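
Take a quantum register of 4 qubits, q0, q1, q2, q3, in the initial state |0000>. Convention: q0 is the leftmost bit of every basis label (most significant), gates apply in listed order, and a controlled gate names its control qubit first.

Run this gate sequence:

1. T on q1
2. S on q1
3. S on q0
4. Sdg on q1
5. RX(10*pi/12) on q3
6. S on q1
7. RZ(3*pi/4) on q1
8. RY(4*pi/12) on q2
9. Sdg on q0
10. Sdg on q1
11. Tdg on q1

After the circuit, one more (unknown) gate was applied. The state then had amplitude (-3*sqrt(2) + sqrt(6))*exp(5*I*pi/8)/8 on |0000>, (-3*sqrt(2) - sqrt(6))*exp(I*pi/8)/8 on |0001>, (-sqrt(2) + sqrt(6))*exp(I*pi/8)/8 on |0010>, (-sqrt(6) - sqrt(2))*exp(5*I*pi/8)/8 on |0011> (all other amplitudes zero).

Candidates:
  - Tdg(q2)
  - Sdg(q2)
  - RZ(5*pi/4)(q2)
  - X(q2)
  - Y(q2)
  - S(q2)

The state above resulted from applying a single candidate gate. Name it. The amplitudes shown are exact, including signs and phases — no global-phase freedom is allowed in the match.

The applied gate was S(q2).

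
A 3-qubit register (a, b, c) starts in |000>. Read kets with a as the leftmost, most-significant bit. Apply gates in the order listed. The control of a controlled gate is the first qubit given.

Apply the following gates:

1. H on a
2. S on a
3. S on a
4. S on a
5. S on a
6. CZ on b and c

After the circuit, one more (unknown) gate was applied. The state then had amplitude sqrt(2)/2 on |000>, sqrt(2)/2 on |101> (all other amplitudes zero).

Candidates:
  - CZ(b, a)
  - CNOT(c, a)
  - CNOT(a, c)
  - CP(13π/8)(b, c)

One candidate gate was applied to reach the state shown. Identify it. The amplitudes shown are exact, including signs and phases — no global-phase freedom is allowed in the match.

The applied gate was CNOT(a, c). Key observation: steps 2-5 multiply out to the identity, so the circuit reduces to the remaining gates.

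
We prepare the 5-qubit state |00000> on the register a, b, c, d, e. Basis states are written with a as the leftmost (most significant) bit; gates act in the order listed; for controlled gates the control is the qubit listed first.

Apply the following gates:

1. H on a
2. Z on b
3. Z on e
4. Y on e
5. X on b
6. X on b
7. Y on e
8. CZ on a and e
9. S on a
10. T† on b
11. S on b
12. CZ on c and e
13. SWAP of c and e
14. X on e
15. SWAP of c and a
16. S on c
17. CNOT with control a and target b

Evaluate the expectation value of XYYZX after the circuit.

In the final state, XYYZX has expectation 0. Key observation: the block from step 4 through step 7 cancels to the identity and can be dropped.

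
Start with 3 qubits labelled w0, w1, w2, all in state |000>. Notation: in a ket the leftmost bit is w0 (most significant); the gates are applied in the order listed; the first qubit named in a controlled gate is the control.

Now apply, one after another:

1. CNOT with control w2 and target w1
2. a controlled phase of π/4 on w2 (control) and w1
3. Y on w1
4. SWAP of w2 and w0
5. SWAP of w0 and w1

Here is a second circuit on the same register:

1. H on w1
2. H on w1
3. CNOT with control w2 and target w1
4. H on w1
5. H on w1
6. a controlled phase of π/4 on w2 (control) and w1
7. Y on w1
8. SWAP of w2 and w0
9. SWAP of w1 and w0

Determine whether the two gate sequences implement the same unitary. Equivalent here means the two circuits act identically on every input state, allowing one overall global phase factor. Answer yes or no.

Yes: on every input state the two circuits agree up to one overall phase factor.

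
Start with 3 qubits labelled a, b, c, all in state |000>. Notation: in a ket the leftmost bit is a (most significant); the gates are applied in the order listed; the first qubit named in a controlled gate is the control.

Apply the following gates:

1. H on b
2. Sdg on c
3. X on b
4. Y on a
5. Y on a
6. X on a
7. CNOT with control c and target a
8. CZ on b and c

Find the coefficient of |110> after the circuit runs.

|110> carries amplitude sqrt(2)/2 in the final state.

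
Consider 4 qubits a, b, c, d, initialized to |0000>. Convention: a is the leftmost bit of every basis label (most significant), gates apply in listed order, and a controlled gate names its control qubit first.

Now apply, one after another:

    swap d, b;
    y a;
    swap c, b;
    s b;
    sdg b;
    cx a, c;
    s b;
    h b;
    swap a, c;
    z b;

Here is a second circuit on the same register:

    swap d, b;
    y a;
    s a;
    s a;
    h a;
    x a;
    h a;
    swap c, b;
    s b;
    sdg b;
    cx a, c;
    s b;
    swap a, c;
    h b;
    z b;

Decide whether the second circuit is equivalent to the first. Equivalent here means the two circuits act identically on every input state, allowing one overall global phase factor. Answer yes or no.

Yes — the two circuits implement the same unitary up to a global phase.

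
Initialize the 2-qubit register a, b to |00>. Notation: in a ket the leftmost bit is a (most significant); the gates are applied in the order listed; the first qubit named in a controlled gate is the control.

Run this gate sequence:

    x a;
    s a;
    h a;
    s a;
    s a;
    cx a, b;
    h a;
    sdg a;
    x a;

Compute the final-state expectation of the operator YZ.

In the final state, YZ has expectation 1.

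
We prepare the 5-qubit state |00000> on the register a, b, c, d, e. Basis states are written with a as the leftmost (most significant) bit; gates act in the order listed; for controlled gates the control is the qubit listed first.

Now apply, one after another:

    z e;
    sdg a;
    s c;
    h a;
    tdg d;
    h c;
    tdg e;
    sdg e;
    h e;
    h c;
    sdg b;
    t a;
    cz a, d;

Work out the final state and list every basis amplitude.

The resulting statevector has amplitude 1/2 on |00000>, 1/2 on |00001>, exp(I*pi/4)/2 on |10000>, exp(I*pi/4)/2 on |10001>, and 0 on every other basis state.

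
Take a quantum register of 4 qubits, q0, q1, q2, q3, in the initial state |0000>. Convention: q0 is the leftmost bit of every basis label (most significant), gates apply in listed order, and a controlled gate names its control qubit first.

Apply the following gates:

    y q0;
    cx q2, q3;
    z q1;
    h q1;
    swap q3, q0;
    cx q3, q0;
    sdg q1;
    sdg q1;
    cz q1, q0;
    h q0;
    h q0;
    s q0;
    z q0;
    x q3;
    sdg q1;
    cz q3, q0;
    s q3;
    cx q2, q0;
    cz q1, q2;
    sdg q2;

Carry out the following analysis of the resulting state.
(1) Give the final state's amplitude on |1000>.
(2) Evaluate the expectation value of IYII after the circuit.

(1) The final state's coefficient on |1000> equals sqrt(2)/2.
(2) In the final state, IYII has expectation -1.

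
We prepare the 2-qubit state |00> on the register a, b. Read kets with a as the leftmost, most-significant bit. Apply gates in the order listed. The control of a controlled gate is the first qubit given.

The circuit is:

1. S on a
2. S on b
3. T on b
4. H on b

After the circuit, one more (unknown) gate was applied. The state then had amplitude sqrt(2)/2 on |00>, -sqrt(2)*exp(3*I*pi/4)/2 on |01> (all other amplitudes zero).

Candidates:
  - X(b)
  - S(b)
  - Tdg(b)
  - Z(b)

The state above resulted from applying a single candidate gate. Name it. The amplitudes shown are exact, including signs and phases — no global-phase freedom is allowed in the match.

It was Tdg(b) that produced the state shown.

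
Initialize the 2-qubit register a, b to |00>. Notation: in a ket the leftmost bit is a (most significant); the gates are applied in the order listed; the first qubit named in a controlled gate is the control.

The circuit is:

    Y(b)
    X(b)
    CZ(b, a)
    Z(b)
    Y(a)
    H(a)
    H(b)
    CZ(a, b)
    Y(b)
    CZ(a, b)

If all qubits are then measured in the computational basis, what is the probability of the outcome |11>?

Outcome |11> occurs with probability 1/4.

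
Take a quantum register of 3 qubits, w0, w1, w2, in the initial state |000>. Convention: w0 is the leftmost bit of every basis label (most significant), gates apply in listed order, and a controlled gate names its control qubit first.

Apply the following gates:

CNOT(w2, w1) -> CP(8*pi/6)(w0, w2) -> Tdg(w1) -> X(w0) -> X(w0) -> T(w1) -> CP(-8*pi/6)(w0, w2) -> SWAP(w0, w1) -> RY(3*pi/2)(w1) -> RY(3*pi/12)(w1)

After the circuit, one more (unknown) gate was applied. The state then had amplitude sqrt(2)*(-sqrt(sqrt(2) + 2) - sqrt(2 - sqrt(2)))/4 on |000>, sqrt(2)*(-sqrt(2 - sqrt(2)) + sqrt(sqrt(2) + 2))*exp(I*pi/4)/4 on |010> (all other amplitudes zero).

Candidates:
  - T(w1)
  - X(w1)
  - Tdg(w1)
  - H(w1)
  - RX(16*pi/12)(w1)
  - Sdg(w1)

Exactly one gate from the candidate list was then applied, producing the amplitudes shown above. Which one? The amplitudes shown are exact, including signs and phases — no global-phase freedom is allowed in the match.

It was T(w1) that produced the state shown.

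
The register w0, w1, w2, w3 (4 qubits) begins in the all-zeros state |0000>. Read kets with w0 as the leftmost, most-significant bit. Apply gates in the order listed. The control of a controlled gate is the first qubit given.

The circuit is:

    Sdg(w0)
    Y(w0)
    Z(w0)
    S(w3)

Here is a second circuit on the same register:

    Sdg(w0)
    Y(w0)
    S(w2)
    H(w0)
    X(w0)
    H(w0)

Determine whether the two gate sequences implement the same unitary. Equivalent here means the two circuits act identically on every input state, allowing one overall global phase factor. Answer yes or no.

No, they are not equivalent — no single phase factor reconciles the two unitaries.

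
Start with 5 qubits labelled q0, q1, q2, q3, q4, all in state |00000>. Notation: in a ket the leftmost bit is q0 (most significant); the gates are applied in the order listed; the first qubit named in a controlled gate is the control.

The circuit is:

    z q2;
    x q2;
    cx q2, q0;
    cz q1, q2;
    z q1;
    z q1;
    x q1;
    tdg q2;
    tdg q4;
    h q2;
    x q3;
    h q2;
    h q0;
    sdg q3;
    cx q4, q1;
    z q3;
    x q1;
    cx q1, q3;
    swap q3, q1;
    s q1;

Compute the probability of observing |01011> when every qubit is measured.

Outcome |01011> occurs with probability 0.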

WHAT IS BEING ASKED » Reproduce, line for line, the material, starting at its first line, and end once the line holding "11. Tdg on q1" has been output.

FINAL ANSWER »
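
Take a quantum register of 4 qubits, q0, q1, q2, q3, in the initial state |0000>. Convention: q0 is the leftmost bit of every basis label (most significant), gates apply in listed order, and a controlled gate names its control qubit first.

Run this gate sequence:

1. T on q1
2. S on q1
3. S on q0
4. Sdg on q1
5. RX(10*pi/12) on q3
6. S on q1
7. RZ(3*pi/4) on q1
8. RY(4*pi/12) on q2
9. Sdg on q0
10. Sdg on q1
11. Tdg on q1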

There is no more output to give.